Segment Start: STORED DATA
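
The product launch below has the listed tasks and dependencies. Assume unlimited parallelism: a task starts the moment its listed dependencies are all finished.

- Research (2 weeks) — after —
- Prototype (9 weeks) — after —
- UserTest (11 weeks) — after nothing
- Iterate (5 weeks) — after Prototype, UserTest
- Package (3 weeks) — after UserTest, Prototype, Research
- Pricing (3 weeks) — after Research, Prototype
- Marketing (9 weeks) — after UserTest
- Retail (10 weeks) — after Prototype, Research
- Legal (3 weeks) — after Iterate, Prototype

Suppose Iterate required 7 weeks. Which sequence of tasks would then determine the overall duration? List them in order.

As given, the longest chain is UserTest→Marketing = 11+9 = 20, so the finish is 20 weeks.
Iterate has 1 week of float (longest path through it is 19).
Now UserTest→Iterate→Legal = 11+7+3 = 21 is longest, so the finish becomes 21 weeks.

UserTest, Iterate, Legal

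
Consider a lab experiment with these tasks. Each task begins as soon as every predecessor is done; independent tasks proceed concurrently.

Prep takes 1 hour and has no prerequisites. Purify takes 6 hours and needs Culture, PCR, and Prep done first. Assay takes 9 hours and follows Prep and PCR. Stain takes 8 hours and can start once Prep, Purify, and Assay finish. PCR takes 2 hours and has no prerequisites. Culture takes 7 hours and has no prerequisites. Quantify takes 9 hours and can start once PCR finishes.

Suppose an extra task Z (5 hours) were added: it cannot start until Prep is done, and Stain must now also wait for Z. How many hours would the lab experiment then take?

Originally the lab experiment takes 21 hours.
With Z inserted, Stain now waits for max(Prep, Purify, Assay, Z).
New critical path: Culture→Purify→Stain = 7+6+8 = 21 ⇒ 21 hours.

21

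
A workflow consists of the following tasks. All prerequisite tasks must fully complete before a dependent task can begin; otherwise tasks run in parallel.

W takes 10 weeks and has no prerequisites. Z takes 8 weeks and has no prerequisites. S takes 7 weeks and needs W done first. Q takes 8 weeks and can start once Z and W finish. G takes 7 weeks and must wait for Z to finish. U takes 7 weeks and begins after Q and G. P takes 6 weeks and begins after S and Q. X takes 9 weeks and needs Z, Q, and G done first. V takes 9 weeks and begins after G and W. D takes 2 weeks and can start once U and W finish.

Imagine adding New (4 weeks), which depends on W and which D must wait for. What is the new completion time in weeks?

27

Originally the job takes 27 weeks.
With New inserted, D now waits for max(U, W, New).
New critical path: W→Q→U→D = 10+8+7+2 = 27 ⇒ 27 weeks.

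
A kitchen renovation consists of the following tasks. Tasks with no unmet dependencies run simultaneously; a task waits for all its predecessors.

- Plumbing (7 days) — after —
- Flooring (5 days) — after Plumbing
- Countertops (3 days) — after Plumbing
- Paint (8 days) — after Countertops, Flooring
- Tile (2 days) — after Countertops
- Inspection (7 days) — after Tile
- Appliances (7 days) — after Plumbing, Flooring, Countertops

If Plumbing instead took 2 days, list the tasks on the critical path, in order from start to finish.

Plumbing, Flooring, Paint

As given, the longest chain is Plumbing→Flooring→Paint = 7+5+8 = 20, so the finish is 20 days.
Plumbing is on the critical path; changing it to 2 makes that path 15 days.
No other chain overtakes it, so the finish is 15 days.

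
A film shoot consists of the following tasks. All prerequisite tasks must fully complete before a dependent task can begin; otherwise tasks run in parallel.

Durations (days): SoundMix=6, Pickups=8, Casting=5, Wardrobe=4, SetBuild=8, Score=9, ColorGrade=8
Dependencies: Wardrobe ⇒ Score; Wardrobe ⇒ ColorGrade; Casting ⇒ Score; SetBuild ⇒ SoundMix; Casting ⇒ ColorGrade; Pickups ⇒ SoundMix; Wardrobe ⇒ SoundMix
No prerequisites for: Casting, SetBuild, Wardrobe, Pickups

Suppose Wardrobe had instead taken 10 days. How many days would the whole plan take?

19

The binding path is Casting→Score = 5+9 = 14; finish at 14 days.
The longest path through Wardrobe is only 13 days, so Wardrobe has float 1.
The binding chain switches to Wardrobe→Score = 10+9 = 19; finish 19 days.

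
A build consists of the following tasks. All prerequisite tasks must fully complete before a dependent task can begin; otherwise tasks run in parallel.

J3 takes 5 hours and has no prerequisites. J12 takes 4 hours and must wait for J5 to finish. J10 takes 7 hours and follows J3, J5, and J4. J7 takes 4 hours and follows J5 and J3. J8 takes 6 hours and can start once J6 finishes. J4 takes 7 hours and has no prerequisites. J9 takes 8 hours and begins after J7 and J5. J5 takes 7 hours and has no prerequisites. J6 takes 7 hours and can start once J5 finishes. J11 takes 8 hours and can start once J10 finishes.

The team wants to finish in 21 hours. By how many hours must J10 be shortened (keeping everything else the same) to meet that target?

1

Current finish: 22 hours; target: 21.
J10 is on every critical path, so each hour cut from J10 cuts the finish by one (this holds down to a finish of 20).
Need 22 − 21 = 1 hour off J10 → J10 becomes 6 hours, finish becomes 21.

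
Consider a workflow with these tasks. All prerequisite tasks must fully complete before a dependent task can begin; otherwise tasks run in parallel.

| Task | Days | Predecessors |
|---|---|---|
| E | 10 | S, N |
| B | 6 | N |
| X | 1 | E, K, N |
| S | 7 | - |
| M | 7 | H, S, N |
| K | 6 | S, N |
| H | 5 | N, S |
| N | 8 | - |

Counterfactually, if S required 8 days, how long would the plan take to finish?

20

Baseline: N→H→M = 8+5+7 = 20 → 20 days.
S is off the critical path — its longest chain is 19 days, giving 1 of slack.
Now S→H→M = 8+5+7 = 20 is longest, so the finish becomes 20 days.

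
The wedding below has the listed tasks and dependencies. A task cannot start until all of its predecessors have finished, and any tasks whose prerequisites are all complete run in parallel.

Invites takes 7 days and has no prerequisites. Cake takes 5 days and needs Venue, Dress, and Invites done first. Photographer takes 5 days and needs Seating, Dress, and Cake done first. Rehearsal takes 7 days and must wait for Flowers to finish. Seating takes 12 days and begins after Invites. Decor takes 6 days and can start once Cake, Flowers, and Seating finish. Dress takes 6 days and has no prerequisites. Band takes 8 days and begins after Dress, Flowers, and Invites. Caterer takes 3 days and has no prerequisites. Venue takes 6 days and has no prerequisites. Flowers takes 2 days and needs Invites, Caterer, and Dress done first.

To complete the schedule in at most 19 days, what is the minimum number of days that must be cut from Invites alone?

Current finish: 25 days; target: 19.
Invites is on every critical path, so each day cut from Invites cuts the finish by one (this holds down to a finish of 19).
Need 25 − 19 = 6 days off Invites → Invites becomes 1 day, finish becomes 19.

6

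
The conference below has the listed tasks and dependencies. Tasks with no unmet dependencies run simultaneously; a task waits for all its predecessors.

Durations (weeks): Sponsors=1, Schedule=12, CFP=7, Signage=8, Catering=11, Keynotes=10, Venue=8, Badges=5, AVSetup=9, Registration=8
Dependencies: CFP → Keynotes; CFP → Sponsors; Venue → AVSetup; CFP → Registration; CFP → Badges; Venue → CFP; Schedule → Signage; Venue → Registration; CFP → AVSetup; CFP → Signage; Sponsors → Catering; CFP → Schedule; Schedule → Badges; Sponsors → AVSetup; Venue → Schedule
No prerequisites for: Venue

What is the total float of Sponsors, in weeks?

8

Critical path: Venue→CFP→Schedule→Signage = 8+7+12+8 = 35, so the finish is 35 weeks.
The longest chain containing Sponsors totals 27 weeks.
Slack of Sponsors = 23 − 15 = 8 weeks.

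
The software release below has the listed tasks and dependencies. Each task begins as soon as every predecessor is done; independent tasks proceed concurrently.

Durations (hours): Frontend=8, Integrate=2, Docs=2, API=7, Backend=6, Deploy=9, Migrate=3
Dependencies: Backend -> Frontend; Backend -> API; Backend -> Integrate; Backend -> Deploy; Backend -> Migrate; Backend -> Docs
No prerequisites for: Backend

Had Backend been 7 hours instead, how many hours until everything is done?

Actual critical path: Backend→Deploy = 6+9 = 15 ⇒ 15 hours.
Backend lies on that path, so at 7 hours the path becomes 16 hours.
The critical path is still Backend→Deploy; finish is now 16 hours.

16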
Segment End: STORED DATA
REQUIRED WORK
When you reach the line that contains "Prep takes 1", stop; output it and every line before it from the start of the data, exactly as written.

TASK RESPONSE
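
The product launch below has the listed tasks and dependencies. Assume unlimited parallelism: a task starts the moment its listed dependencies are all finished.

- Research (2 weeks) — after —
- Prototype (9 weeks) — after —
- UserTest (11 weeks) — after nothing
- Iterate (5 weeks) — after Prototype, UserTest
- Package (3 weeks) — after UserTest, Prototype, Research
- Pricing (3 weeks) — after Research, Prototype
- Marketing (9 weeks) — after UserTest
- Retail (10 weeks) — after Prototype, Research
- Legal (3 weeks) — after Iterate, Prototype

Suppose Iterate required 7 weeks. Which sequence of tasks would then determine the overall duration? List them in order.

As given, the longest chain is UserTest→Marketing = 11+9 = 20, so the finish is 20 weeks.
Iterate has 1 week of float (longest path through it is 19).
Now UserTest→Iterate→Legal = 11+7+3 = 21 is longest, so the finish becomes 21 weeks.

UserTest, Iterate, Legal

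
Consider a lab experiment with these tasks. Each task begins as soon as every predecessor is done; independent tasks proceed concurrently.

Prep takes 1 hour and has no prerequisites. Purify takes 6 hours and needs Culture, PCR, and Prep done first. Assay takes 9 hours and follows Prep and PCR. Stain takes 8 hours and can start once Prep, Purify, and Assay finish. PCR takes 2 hours and has no prerequisites. Culture takes 7 hours and has no prerequisites. Quantify takes 9 hours and can start once PCR finishes.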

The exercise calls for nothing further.